§ **What to work on**
Repeat every line below exactly, word for word.

§ **Record excerpts**
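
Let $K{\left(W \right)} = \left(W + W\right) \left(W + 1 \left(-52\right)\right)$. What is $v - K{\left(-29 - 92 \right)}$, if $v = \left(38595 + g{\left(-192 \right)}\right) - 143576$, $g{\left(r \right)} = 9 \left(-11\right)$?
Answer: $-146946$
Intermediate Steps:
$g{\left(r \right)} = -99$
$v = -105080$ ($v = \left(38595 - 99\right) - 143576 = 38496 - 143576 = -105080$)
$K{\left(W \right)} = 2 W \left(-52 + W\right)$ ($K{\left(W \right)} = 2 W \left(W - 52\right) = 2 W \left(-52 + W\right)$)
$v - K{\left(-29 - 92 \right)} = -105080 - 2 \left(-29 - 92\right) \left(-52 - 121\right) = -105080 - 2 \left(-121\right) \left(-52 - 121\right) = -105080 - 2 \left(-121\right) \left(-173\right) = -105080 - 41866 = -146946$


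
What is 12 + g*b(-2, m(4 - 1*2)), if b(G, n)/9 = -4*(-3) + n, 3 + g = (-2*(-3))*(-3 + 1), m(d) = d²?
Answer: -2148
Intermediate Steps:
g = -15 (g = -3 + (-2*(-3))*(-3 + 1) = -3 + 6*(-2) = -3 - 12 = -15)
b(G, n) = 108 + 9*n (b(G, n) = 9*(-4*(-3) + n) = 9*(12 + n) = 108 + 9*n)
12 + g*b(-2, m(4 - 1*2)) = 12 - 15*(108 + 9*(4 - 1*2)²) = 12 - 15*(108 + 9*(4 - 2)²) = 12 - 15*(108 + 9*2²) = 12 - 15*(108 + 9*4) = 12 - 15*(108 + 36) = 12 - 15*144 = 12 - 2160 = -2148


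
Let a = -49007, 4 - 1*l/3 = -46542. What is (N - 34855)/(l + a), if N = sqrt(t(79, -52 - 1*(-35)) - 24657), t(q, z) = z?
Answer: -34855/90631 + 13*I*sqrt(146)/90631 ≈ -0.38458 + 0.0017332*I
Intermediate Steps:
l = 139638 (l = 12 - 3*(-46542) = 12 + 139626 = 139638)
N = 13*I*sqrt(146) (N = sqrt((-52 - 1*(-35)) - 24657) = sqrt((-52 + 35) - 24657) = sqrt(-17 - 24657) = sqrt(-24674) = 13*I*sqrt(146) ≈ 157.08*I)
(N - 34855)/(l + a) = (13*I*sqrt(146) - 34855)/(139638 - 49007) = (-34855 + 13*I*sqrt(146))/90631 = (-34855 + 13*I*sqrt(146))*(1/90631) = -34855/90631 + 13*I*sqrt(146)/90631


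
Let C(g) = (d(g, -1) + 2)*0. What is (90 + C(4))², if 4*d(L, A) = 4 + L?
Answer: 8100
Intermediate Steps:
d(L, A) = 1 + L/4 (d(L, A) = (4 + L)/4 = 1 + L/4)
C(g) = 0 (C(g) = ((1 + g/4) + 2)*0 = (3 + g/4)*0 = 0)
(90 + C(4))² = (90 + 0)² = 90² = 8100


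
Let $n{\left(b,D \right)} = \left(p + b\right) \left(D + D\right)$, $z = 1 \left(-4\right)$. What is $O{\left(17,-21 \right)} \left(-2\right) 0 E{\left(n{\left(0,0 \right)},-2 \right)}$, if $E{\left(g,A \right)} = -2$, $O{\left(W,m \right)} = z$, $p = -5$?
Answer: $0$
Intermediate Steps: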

§ **Answer for the task**
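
Let $K{\left(W \right)} = \left(W + W\right) \left(W + 1 \left(-52\right)\right)$. What is $v - K{\left(-29 - 92 \right)}$, if $v = \left(38595 + g{\left(-192 \right)}\right) - 143576$, $g{\left(r \right)} = 9 \left(-11\right)$?
Answer: $-146946$
Intermediate Steps:
$g{\left(r \right)} = -99$
$v = -105080$ ($v = \left(38595 - 99\right) - 143576 = 38496 - 143576 = -105080$)
$K{\left(W \right)} = 2 W \left(-52 + W\right)$ ($K{\left(W \right)} = 2 W \left(W - 52\right) = 2 W \left(-52 + W\right)$)
$v - K{\left(-29 - 92 \right)} = -105080 - 2 \left(-29 - 92\right) \left(-52 - 121\right) = -105080 - 2 \left(-121\right) \left(-52 - 121\right) = -105080 - 2 \left(-121\right) \left(-173\right) = -105080 - 41866 = -146946$


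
What is 12 + g*b(-2, m(4 - 1*2)), if b(G, n)/9 = -4*(-3) + n, 3 + g = (-2*(-3))*(-3 + 1), m(d) = d²?
Answer: -2148
Intermediate Steps:
g = -15 (g = -3 + (-2*(-3))*(-3 + 1) = -3 + 6*(-2) = -3 - 12 = -15)
b(G, n) = 108 + 9*n (b(G, n) = 9*(-4*(-3) + n) = 9*(12 + n) = 108 + 9*n)
12 + g*b(-2, m(4 - 1*2)) = 12 - 15*(108 + 9*(4 - 1*2)²) = 12 - 15*(108 + 9*(4 - 2)²) = 12 - 15*(108 + 9*2²) = 12 - 15*(108 + 9*4) = 12 - 15*(108 + 36) = 12 - 15*144 = 12 - 2160 = -2148


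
Let a = -49007, 4 - 1*l/3 = -46542. What is (N - 34855)/(l + a), if N = sqrt(t(79, -52 - 1*(-35)) - 24657), t(q, z) = z?
Answer: -34855/90631 + 13*I*sqrt(146)/90631 ≈ -0.38458 + 0.0017332*I
Intermediate Steps:
l = 139638 (l = 12 - 3*(-46542) = 12 + 139626 = 139638)
N = 13*I*sqrt(146) (N = sqrt((-52 - 1*(-35)) - 24657) = sqrt((-52 + 35) - 24657) = sqrt(-17 - 24657) = sqrt(-24674) = 13*I*sqrt(146) ≈ 157.08*I)
(N - 34855)/(l + a) = (13*I*sqrt(146) - 34855)/(139638 - 49007) = (-34855 + 13*I*sqrt(146))/90631 = (-34855 + 13*I*sqrt(146))*(1/90631) = -34855/90631 + 13*I*sqrt(146)/90631


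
Let C(g) = (d(g, -1) + 2)*0. What is (90 + C(4))², if 4*d(L, A) = 4 + L?
Answer: 8100
Intermediate Steps:
d(L, A) = 1 + L/4 (d(L, A) = (4 + L)/4 = 1 + L/4)
C(g) = 0 (C(g) = ((1 + g/4) + 2)*0 = (3 + g/4)*0 = 0)
(90 + C(4))² = (90 + 0)² = 90² = 8100


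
Let $n{\left(b,D \right)} = \left(p + b\right) \left(D + D\right)$, $z = 1 \left(-4\right)$. What is $O{\left(17,-21 \right)} \left(-2\right) 0 E{\left(n{\left(0,0 \right)},-2 \right)}$, if $E{\left(g,A \right)} = -2$, $O{\left(W,m \right)} = z$, $p = -5$?
Answer: $0$
Intermediate Steps: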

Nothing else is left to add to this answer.